**TASK INPUTS**
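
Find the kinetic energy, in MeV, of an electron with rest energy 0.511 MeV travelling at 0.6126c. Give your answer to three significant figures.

γ = 1/√(1 − β²) = 1/√(1 − 0.37527876) = 1/√0.62472124 = 1/0.790393 = 1.26519.
Kinetic energy: K = (γ − 1)mc² = (1.26519 − 1) × 0.511 MeV = 0.26519 × 0.511 = 0.136 MeV.

0.136 MeV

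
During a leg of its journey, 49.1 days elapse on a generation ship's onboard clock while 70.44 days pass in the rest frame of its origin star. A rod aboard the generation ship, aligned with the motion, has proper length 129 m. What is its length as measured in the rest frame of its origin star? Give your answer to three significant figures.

89.9 m

From Δt = γΔτ: γ = 70.44/49.1 = 1.43462.
The rod contracts by the same γ: 129 m / 1.43462 = 89.9 m.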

**WORK ORDER**
Please reproduce the entire listing. Keep it identical.

**SOLVED EXERCISE**
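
Find the kinetic energy, in MeV, of an electron with rest energy 0.511 MeV travelling at 0.6126c. Give your answer to three significant figures.

γ = 1/√(1 − β²) = 1/√(1 − 0.37527876) = 1/√0.62472124 = 1/0.790393 = 1.26519.
Kinetic energy: K = (γ − 1)mc² = (1.26519 − 1) × 0.511 MeV = 0.26519 × 0.511 = 0.136 MeV.

0.136 MeV

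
During a leg of its journey, 49.1 days elapse on a generation ship's onboard clock while 70.44 days pass in the rest frame of its origin star. A rod aboard the generation ship, aligned with the motion, has proper length 129 m. What is its length as measured in the rest frame of its origin star? Give your answer to three significant figures.

89.9 m

From Δt = γΔτ: γ = 70.44/49.1 = 1.43462.
The rod contracts by the same γ: 129 m / 1.43462 = 89.9 m.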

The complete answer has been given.